Task to carry out:
Reproduce the full set of records that follow, exactly as shown.

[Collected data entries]
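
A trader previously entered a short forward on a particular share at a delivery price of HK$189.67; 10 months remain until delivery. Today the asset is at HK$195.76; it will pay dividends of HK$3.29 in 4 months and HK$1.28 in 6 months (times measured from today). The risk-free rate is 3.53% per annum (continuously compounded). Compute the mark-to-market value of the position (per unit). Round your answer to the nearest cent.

-HK$7.08

PV(remaining dividends) I = 3.29·e^(−0.0353·4/12) + 1.28·e^(−0.0353·6/12) = 4.5091
Current forward F = (S − I)·e^(rT) = (195.76 − 4.5091)·e^(0.0353·10/12) = 191.2509 × 1.029854 = 196.9605
Value (long) = (F − K)·e^(−rT) = (196.9605 − 189.67) × 0.971012 = 7.0792
Short position value = −(long value) = -HK$7.08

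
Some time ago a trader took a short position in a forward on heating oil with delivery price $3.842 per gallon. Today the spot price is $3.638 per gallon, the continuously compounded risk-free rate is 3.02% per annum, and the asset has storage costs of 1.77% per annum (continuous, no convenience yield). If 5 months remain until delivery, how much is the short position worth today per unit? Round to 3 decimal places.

$0.129 per gallon

Current fair forward for the remaining 5 months: F = S·e^((r + u)·T), (r + u) = 0.0302 + 0.0177 = 0.0479
F = 3.638 · e^(0.0479 × 5/12) = 3.638 × 1.020159 = 3.7113
Value of long forward = (F − K)·e^(−rT) = (3.7113 − 3.842) · e^(−0.0302·5/12)
= -0.1307 × 0.987496 = -0.129
Short position value = −(long value) = $0.129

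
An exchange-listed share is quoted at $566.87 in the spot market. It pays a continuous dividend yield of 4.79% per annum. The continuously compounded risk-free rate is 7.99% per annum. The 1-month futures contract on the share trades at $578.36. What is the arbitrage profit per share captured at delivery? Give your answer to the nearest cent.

Fair futures: F* = S·e^(carry·T), with carry = (r − q) = 0.0799 − 0.0479 = 0.0320
F* = 566.87 · e^(0.0320 × 1/12) = 566.87 · e^0.002667 = 566.87 × 1.002671 = $568.3841
Market $578.36 > fair $568.3841: forward overpriced → cash-and-carry (buy spot, short the forward).
At maturity, profit = |F_mkt − F*| = |578.36 − 568.3841| = $9.98 per share

$9.98 per share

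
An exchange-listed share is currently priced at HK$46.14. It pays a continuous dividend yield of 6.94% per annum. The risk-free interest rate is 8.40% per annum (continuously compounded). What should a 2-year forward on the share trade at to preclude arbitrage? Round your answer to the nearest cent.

HK$47.51

F = S·e^((r − q)T) = 46.14 · e^((0.0840 − 0.0694) × 2)
= 46.14 · e^0.029200 = 46.14 × 1.029630
F = HK$47.51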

Solution below:
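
A trader previously entered a short forward on a particular share at a delivery price of HK$189.67; 10 months remain until delivery. Today the asset is at HK$195.76; it will pay dividends of HK$3.29 in 4 months and HK$1.28 in 6 months (times measured from today). The risk-free rate is 3.53% per annum (continuously compounded). Compute the mark-to-market value of the position (per unit). Round your answer to the nearest cent.

-HK$7.08

PV(remaining dividends) I = 3.29·e^(−0.0353·4/12) + 1.28·e^(−0.0353·6/12) = 4.5091
Current forward F = (S − I)·e^(rT) = (195.76 − 4.5091)·e^(0.0353·10/12) = 191.2509 × 1.029854 = 196.9605
Value (long) = (F − K)·e^(−rT) = (196.9605 − 189.67) × 0.971012 = 7.0792
Short position value = −(long value) = -HK$7.08

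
Some time ago a trader took a short position in a forward on heating oil with delivery price $3.842 per gallon. Today the spot price is $3.638 per gallon, the continuously compounded risk-free rate is 3.02% per annum, and the asset has storage costs of 1.77% per annum (continuous, no convenience yield). If 5 months remain until delivery, how much is the short position worth today per unit? Round to 3 decimal places.

$0.129 per gallon

Current fair forward for the remaining 5 months: F = S·e^((r + u)·T), (r + u) = 0.0302 + 0.0177 = 0.0479
F = 3.638 · e^(0.0479 × 5/12) = 3.638 × 1.020159 = 3.7113
Value of long forward = (F − K)·e^(−rT) = (3.7113 − 3.842) · e^(−0.0302·5/12)
= -0.1307 × 0.987496 = -0.129
Short position value = −(long value) = $0.129

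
An exchange-listed share is quoted at $566.87 in the spot market. It pays a continuous dividend yield of 4.79% per annum. The continuously compounded risk-free rate is 7.99% per annum. The 1-month futures contract on the share trades at $578.36. What is the arbitrage profit per share captured at delivery? Give your answer to the nearest cent.

Fair futures: F* = S·e^(carry·T), with carry = (r − q) = 0.0799 − 0.0479 = 0.0320
F* = 566.87 · e^(0.0320 × 1/12) = 566.87 · e^0.002667 = 566.87 × 1.002671 = $568.3841
Market $578.36 > fair $568.3841: forward overpriced → cash-and-carry (buy spot, short the forward).
At maturity, profit = |F_mkt − F*| = |578.36 − 568.3841| = $9.98 per share

$9.98 per share

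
An exchange-listed share is currently priced at HK$46.14. It pays a continuous dividend yield of 6.94% per annum. The risk-free interest rate is 8.40% per annum (continuously compounded). What should a 2-year forward on the share trade at to preclude arbitrage? Round your answer to the nearest cent.

HK$47.51

F = S·e^((r − q)T) = 46.14 · e^((0.0840 − 0.0694) × 2)
= 46.14 · e^0.029200 = 46.14 × 1.029630
F = HK$47.51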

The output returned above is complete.